About this task => Give back, word for word, the lines in the listing below from the one holding "- 12 ballots: Yellow > Red > Pink > Green" down to the one holding "Dev ≻ Farid ≻ Maya", both ends included.

########

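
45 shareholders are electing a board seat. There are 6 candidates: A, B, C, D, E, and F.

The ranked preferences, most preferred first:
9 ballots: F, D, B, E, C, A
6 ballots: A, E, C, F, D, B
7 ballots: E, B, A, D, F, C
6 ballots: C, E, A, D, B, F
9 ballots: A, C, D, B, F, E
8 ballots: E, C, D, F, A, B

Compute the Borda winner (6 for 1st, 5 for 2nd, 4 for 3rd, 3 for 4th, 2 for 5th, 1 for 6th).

A: 9×1 + 6×6 + 7×4 + 6×4 + 9×6 + 8×2 = 167
B: 9×4 + 6×1 + 7×5 + 6×2 + 9×3 + 8×1 = 124
C: 9×2 + 6×4 + 7×1 + 6×6 + 9×5 + 8×5 = 170
D: 9×5 + 6×2 + 7×3 + 6×3 + 9×4 + 8×4 = 164
E: 9×3 + 6×5 + 7×6 + 6×5 + 9×1 + 8×6 = 186
F: 9×6 + 6×3 + 7×2 + 6×1 + 9×2 + 8×3 = 134

E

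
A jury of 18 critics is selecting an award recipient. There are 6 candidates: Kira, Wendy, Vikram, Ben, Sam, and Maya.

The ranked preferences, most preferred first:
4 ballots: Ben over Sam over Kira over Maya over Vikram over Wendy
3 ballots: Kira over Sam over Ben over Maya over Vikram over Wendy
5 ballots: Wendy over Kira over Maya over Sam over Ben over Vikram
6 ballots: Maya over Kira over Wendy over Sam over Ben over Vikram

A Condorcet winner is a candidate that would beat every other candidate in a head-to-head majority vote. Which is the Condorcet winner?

Kira

Kira vs Wendy: 13–5
Kira vs Vikram: 18–0
Kira vs Ben: 14–4
Kira vs Sam: 14–4
Kira vs Maya: 12–6
Kira beats every other candidate.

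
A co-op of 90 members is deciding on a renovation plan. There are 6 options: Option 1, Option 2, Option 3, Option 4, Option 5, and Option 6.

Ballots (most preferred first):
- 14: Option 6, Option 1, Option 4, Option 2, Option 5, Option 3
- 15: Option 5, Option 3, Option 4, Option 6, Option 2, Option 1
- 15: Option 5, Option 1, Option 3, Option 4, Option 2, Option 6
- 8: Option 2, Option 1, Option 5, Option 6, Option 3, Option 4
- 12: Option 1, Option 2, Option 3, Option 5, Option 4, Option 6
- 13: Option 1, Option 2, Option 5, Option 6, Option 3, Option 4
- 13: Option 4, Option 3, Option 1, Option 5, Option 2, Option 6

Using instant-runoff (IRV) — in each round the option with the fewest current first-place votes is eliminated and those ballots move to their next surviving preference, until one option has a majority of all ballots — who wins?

Option 1

Round 1: Option 1 25, Option 2 8, Option 3 0, Option 4 13, Option 5 30, Option 6 14. Option 3 eliminated.
Round 2: Option 1 25, Option 2 8, Option 4 13, Option 5 30, Option 6 14. Option 2 eliminated.
Round 3: Option 1 33, Option 4 13, Option 5 30, Option 6 14. Option 4 eliminated.
Round 4: Option 1 46, Option 5 30, Option 6 14. Option 1 has a majority (≥46).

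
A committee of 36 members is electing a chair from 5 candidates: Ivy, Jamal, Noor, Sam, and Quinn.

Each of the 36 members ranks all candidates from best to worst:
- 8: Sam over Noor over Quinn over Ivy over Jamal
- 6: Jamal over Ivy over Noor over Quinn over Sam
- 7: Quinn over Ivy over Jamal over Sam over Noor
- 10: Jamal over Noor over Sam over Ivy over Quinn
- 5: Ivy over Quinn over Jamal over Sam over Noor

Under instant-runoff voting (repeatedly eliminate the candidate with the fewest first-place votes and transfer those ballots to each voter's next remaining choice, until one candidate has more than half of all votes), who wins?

Round 1: Ivy 5, Jamal 16, Noor 0, Sam 8, Quinn 7. Noor eliminated.
Round 2: Ivy 5, Jamal 16, Sam 8, Quinn 7. Ivy eliminated.
Round 3: Jamal 16, Sam 8, Quinn 12. Sam eliminated.
Round 4: Jamal 16, Quinn 20. Quinn has a majority (≥19).

Quinn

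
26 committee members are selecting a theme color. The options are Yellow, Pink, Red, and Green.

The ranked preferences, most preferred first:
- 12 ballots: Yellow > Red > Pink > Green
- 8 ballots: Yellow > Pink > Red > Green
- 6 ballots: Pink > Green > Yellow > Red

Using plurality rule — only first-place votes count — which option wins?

Yellow

First-place votes: Yellow 20, Pink 6, Red 0, Green 0.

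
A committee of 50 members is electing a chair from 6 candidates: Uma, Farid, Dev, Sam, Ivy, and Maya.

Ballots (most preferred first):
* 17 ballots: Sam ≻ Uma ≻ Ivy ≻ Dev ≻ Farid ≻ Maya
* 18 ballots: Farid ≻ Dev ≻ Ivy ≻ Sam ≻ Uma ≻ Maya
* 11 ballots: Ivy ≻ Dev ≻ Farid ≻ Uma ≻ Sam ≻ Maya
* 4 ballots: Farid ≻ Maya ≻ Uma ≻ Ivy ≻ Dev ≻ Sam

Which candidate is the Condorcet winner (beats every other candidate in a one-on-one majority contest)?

Ivy vs Uma: 29–21
Ivy vs Farid: 28–22
Ivy vs Dev: 32–18
Ivy vs Sam: 33–17
Ivy vs Maya: 46–4
Ivy beats every other candidate.

Ivy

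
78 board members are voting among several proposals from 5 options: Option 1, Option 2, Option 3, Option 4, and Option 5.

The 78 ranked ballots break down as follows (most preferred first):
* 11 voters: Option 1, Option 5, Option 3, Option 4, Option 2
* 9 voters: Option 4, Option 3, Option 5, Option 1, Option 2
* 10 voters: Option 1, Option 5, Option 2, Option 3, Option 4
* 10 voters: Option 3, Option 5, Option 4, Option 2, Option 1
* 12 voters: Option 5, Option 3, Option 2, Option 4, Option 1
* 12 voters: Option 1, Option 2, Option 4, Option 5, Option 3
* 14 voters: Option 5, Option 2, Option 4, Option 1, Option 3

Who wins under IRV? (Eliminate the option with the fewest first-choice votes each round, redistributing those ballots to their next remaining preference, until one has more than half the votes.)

Round 1: Option 1 33, Option 2 0, Option 3 10, Option 4 9, Option 5 26. Option 2 eliminated.
Round 2: Option 1 33, Option 3 10, Option 4 9, Option 5 26. Option 4 eliminated.
Round 3: Option 1 33, Option 3 19, Option 5 26. Option 3 eliminated.
Round 4: Option 1 33, Option 5 45. Option 5 has a majority (≥40).

Option 5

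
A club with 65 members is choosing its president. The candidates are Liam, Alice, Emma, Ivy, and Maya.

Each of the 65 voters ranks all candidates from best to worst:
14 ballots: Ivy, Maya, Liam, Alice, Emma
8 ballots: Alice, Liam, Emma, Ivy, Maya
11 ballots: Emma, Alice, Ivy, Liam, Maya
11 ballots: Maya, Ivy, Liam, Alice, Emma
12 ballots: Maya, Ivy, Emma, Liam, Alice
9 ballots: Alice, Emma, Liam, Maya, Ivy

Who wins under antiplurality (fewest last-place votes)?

Last-place votes: Liam 0, Alice 12, Emma 25, Ivy 9, Maya 19.

Liam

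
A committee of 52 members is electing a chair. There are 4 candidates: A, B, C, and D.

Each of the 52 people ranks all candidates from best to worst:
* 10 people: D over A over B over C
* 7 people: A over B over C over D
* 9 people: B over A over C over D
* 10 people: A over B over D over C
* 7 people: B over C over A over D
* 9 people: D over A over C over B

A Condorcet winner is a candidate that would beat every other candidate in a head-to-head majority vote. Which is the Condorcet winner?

A vs B: 36–16
A vs C: 45–7
A vs D: 33–19
A beats every other candidate.

A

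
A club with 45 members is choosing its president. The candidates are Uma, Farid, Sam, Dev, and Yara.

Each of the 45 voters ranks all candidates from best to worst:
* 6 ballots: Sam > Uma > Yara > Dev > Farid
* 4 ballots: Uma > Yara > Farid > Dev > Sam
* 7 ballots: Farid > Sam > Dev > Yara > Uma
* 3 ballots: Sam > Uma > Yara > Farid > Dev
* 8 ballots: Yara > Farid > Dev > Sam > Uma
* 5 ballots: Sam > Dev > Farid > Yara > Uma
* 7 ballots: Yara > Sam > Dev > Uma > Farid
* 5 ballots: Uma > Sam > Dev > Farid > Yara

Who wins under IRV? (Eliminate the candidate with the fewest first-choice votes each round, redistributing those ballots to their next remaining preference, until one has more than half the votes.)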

########

Exercise result =>
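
- 12 ballots: Yellow > Red > Pink > Green
- 8 ballots: Yellow > Pink > Red > Green
- 6 ballots: Pink > Green > Yellow > Red

Using plurality rule — only first-place votes count — which option wins?

Yellow

First-place votes: Yellow 20, Pink 6, Red 0, Green 0.

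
A committee of 50 members is electing a chair from 6 candidates: Uma, Farid, Dev, Sam, Ivy, and Maya.

Ballots (most preferred first):
* 17 ballots: Sam ≻ Uma ≻ Ivy ≻ Dev ≻ Farid ≻ Maya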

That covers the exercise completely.